_YOUR OBJECTIVE:_
Only those lines in the data below from the line containing "-2*c^3 - 3*exp(sqrt(2)*c)" through the line containing "5*x/3 = 4*x^2", both included, should be restated word for word.

--- START ---

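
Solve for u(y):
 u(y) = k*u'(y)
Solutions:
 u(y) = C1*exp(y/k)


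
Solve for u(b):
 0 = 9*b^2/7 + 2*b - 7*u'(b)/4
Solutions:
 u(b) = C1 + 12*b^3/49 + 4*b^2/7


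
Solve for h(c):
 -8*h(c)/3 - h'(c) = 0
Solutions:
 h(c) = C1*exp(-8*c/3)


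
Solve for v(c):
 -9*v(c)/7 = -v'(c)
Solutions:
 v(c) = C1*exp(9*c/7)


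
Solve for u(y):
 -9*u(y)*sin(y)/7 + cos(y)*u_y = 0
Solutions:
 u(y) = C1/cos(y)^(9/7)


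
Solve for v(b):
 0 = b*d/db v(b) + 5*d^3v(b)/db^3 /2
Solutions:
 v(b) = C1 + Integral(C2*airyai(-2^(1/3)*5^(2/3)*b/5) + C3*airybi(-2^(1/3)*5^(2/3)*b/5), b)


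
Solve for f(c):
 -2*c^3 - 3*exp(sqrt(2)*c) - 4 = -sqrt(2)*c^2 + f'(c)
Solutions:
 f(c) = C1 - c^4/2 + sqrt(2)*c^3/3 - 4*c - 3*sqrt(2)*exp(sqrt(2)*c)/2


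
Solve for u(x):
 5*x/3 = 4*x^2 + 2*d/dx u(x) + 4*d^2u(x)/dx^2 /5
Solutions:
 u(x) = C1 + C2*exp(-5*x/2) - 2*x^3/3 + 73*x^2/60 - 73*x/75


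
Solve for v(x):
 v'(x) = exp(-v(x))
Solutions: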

--- END ---
--- START ---

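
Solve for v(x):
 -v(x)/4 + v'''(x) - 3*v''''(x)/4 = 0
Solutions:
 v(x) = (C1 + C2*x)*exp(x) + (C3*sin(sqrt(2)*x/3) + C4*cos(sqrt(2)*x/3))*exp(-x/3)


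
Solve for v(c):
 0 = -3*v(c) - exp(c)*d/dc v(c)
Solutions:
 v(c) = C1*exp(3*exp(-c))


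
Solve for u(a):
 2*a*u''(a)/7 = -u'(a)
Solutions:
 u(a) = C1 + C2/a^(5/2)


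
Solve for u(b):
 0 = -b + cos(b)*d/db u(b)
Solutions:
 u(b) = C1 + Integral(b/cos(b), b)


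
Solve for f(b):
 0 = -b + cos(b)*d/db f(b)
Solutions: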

--- END ---
--- START ---

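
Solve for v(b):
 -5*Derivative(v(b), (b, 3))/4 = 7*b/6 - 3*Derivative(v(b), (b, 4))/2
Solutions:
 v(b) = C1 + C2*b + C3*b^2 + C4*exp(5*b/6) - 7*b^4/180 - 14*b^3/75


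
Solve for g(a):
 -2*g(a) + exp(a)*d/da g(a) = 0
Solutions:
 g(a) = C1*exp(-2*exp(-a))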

--- END ---

_ANSWER AREA:_
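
 -2*c^3 - 3*exp(sqrt(2)*c) - 4 = -sqrt(2)*c^2 + f'(c)
Solutions:
 f(c) = C1 - c^4/2 + sqrt(2)*c^3/3 - 4*c - 3*sqrt(2)*exp(sqrt(2)*c)/2


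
Solve for u(x):
 5*x/3 = 4*x^2 + 2*d/dx u(x) + 4*d^2u(x)/dx^2 /5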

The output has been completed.